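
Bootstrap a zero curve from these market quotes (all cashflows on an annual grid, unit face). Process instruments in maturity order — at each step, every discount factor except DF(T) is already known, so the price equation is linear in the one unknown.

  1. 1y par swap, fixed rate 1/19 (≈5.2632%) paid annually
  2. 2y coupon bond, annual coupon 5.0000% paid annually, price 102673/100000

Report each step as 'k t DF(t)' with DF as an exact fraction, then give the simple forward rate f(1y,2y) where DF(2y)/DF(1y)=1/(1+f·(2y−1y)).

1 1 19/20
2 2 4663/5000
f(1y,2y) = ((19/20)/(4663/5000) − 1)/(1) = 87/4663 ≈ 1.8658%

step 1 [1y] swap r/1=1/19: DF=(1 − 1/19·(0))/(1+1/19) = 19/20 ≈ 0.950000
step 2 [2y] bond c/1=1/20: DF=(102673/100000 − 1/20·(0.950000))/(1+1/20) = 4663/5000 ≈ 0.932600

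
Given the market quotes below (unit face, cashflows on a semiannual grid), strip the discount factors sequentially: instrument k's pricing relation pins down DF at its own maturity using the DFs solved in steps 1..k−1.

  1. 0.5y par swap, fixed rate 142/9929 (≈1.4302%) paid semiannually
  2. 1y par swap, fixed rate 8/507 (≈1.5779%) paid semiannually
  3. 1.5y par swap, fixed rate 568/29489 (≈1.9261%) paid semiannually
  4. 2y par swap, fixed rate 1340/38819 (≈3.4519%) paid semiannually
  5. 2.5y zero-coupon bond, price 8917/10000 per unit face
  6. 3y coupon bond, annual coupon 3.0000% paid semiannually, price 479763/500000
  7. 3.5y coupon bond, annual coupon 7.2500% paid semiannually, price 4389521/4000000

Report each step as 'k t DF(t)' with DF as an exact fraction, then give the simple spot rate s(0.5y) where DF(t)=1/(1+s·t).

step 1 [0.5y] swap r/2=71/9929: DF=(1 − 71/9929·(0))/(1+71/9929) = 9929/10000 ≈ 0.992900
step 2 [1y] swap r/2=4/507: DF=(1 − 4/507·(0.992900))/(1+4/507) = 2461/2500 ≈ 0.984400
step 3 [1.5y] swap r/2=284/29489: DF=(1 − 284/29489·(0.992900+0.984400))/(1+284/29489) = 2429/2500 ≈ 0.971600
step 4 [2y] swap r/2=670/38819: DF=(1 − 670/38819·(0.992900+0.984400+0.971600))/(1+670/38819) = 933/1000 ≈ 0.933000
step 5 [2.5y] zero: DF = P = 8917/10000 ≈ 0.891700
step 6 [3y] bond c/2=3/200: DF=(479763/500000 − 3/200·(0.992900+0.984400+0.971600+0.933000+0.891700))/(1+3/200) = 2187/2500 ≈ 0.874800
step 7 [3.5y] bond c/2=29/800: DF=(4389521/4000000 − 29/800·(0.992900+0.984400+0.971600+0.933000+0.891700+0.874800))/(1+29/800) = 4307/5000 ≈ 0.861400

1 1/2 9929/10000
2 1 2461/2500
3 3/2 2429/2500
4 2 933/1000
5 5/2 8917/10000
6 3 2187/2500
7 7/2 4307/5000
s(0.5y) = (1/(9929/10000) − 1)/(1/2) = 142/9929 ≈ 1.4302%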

What you should do —
Transcribe every record above exactly as it appears.

Answer to the exercise —
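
Bootstrap a zero curve from these market quotes (all cashflows on an annual grid, unit face). Process instruments in maturity order — at each step, every discount factor except DF(T) is already known, so the price equation is linear in the one unknown.

  1. 1y par swap, fixed rate 1/19 (≈5.2632%) paid annually
  2. 2y coupon bond, annual coupon 5.0000% paid annually, price 102673/100000

Report each step as 'k t DF(t)' with DF as an exact fraction, then give the simple forward rate f(1y,2y) where DF(2y)/DF(1y)=1/(1+f·(2y−1y)).

1 1 19/20
2 2 4663/5000
f(1y,2y) = ((19/20)/(4663/5000) − 1)/(1) = 87/4663 ≈ 1.8658%

step 1 [1y] swap r/1=1/19: DF=(1 − 1/19·(0))/(1+1/19) = 19/20 ≈ 0.950000
step 2 [2y] bond c/1=1/20: DF=(102673/100000 − 1/20·(0.950000))/(1+1/20) = 4663/5000 ≈ 0.932600

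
Given the market quotes below (unit face, cashflows on a semiannual grid), strip the discount factors sequentially: instrument k's pricing relation pins down DF at its own maturity using the DFs solved in steps 1..k−1.

  1. 0.5y par swap, fixed rate 142/9929 (≈1.4302%) paid semiannually
  2. 1y par swap, fixed rate 8/507 (≈1.5779%) paid semiannually
  3. 1.5y par swap, fixed rate 568/29489 (≈1.9261%) paid semiannually
  4. 2y par swap, fixed rate 1340/38819 (≈3.4519%) paid semiannually
  5. 2.5y zero-coupon bond, price 8917/10000 per unit face
  6. 3y coupon bond, annual coupon 3.0000% paid semiannually, price 479763/500000
  7. 3.5y coupon bond, annual coupon 7.2500% paid semiannually, price 4389521/4000000

Report each step as 'k t DF(t)' with DF as an exact fraction, then give the simple spot rate s(0.5y) where DF(t)=1/(1+s·t).

step 1 [0.5y] swap r/2=71/9929: DF=(1 − 71/9929·(0))/(1+71/9929) = 9929/10000 ≈ 0.992900
step 2 [1y] swap r/2=4/507: DF=(1 − 4/507·(0.992900))/(1+4/507) = 2461/2500 ≈ 0.984400
step 3 [1.5y] swap r/2=284/29489: DF=(1 − 284/29489·(0.992900+0.984400))/(1+284/29489) = 2429/2500 ≈ 0.971600
step 4 [2y] swap r/2=670/38819: DF=(1 − 670/38819·(0.992900+0.984400+0.971600))/(1+670/38819) = 933/1000 ≈ 0.933000
step 5 [2.5y] zero: DF = P = 8917/10000 ≈ 0.891700
step 6 [3y] bond c/2=3/200: DF=(479763/500000 − 3/200·(0.992900+0.984400+0.971600+0.933000+0.891700))/(1+3/200) = 2187/2500 ≈ 0.874800
step 7 [3.5y] bond c/2=29/800: DF=(4389521/4000000 − 29/800·(0.992900+0.984400+0.971600+0.933000+0.891700+0.874800))/(1+29/800) = 4307/5000 ≈ 0.861400

1 1/2 9929/10000
2 1 2461/2500
3 3/2 2429/2500
4 2 933/1000
5 5/2 8917/10000
6 3 2187/2500
7 7/2 4307/5000
s(0.5y) = (1/(9929/10000) − 1)/(1/2) = 142/9929 ≈ 1.4302%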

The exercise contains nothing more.